Assignment. Your task is to find every line of the data that holds the string "position" and copy it.

Stored data:
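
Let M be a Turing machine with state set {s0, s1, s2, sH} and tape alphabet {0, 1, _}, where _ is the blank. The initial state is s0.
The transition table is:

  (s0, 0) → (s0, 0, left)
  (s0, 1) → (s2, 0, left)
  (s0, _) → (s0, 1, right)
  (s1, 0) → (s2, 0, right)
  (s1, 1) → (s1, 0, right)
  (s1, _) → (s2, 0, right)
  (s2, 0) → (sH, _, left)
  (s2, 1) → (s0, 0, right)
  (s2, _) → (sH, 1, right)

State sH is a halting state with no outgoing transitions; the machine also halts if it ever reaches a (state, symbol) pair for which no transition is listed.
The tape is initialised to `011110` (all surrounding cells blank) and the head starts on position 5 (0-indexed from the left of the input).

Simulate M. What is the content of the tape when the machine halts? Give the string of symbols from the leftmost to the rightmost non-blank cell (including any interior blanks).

s0 | __01111[0]   read 0 → write 0, move left, go to s0
s0 | __0111[1]0   read 1 → write 0, move left, go to s2
s2 | __011[1]00   read 1 → write 0, move right, go to s0
s0 | __0110[0]0   read 0 → write 0, move left, go to s0
s0 | __011[0]00   read 0 → write 0, move left, go to s0
s0 | __01[1]000   read 1 → write 0, move left, go to s2
s2 | __0[1]0000   read 1 → write 0, move right, go to s0
s0 | __00[0]000   read 0 → write 0, move left, go to s0
s0 | __0[0]0000   read 0 → write 0, move left, go to s0
s0 | __[0]00000   read 0 → write 0, move left, go to s0
s0 | _[_]000000   read _ → write 1, move right, go to s0
s0 | _1[0]00000   read 0 → write 0, move left, go to s0
s0 | _[1]000000   read 1 → write 0, move left, go to s2
s2 | [_]0000000   read _ → write 1, move right, go to sH
sH | 1[0]000000
The non-blank tape span at halt is 10000000.

10000000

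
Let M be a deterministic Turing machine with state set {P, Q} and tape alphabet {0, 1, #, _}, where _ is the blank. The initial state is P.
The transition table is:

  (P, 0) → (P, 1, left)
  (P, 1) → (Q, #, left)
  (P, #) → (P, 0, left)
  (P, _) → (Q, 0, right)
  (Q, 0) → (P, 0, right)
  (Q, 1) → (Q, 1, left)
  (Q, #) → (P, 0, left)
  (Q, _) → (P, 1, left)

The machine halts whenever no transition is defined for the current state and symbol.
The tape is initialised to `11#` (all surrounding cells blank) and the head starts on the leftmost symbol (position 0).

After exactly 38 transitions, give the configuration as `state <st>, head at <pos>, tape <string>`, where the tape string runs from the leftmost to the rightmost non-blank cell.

state Q, head at -6, tape 0100000#1#

state=P head=0 tape=_______[1]1#   (P,1)→(Q,#,left)
state=Q head=-1 tape=______[_]#1#   (Q,_)→(P,1,left)
state=P head=-2 tape=_____[_]1#1#   (P,_)→(Q,0,right)
state=Q head=-1 tape=_____0[1]#1#   (Q,1)→(Q,1,left)
state=Q head=-2 tape=_____[0]1#1#   (Q,0)→(P,0,right)
state=P head=-1 tape=_____0[1]#1#   (P,1)→(Q,#,left)
state=Q head=-2 tape=_____[0]##1#   (Q,0)→(P,0,right)
state=P head=-1 tape=_____0[#]#1#   (P,#)→(P,0,left)
state=P head=-2 tape=_____[0]0#1#   (P,0)→(P,1,left)
state=P head=-3 tape=____[_]10#1#   (P,_)→(Q,0,right)
state=Q head=-2 tape=____0[1]0#1#   (Q,1)→(Q,1,left)
state=Q head=-3 tape=____[0]10#1#   (Q,0)→(P,0,right)
state=P head=-2 tape=____0[1]0#1#   (P,1)→(Q,#,left)
state=Q head=-3 tape=____[0]#0#1#   (Q,0)→(P,0,right)
state=P head=-2 tape=____0[#]0#1#   (P,#)→(P,0,left)
state=P head=-3 tape=____[0]00#1#   (P,0)→(P,1,left)
state=P head=-4 tape=___[_]100#1#   (P,_)→(Q,0,right)
state=Q head=-3 tape=___0[1]00#1#   (Q,1)→(Q,1,left)
state=Q head=-4 tape=___[0]100#1#   (Q,0)→(P,0,right)
state=P head=-3 tape=___0[1]00#1#   (P,1)→(Q,#,left)
state=Q head=-4 tape=___[0]#00#1#   (Q,0)→(P,0,right)
state=P head=-3 tape=___0[#]00#1#   (P,#)→(P,0,left)
state=P head=-4 tape=___[0]000#1#   (P,0)→(P,1,left)
state=P head=-5 tape=__[_]1000#1#   (P,_)→(Q,0,right)
state=Q head=-4 tape=__0[1]000#1#   (Q,1)→(Q,1,left)
state=Q head=-5 tape=__[0]1000#1#   (Q,0)→(P,0,right)
state=P head=-4 tape=__0[1]000#1#   (P,1)→(Q,#,left)
state=Q head=-5 tape=__[0]#000#1#   (Q,0)→(P,0,right)
state=P head=-4 tape=__0[#]000#1#   (P,#)→(P,0,left)
state=P head=-5 tape=__[0]0000#1#   (P,0)→(P,1,left)
state=P head=-6 tape=_[_]10000#1#   (P,_)→(Q,0,right)
state=Q head=-5 tape=_0[1]0000#1#   (Q,1)→(Q,1,left)
state=Q head=-6 tape=_[0]10000#1#   (Q,0)→(P,0,right)
state=P head=-5 tape=_0[1]0000#1#   (P,1)→(Q,#,left)
state=Q head=-6 tape=_[0]#0000#1#   (Q,0)→(P,0,right)
state=P head=-5 tape=_0[#]0000#1#   (P,#)→(P,0,left)
state=P head=-6 tape=_[0]00000#1#   (P,0)→(P,1,left)
state=P head=-7 tape=[_]100000#1#   (P,_)→(Q,0,right)
state=Q head=-6 tape=0[1]00000#1#
After 38 steps: state Q, head at -6, tape 0100000#1#.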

Answer to this problem.
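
The tape is initialised to `011110` (all surrounding cells blank) and the head starts on position 5 (0-indexed from the left of the input).
The tape is initialised to `11#` (all surrounding cells blank) and the head starts on the leftmost symbol (position 0).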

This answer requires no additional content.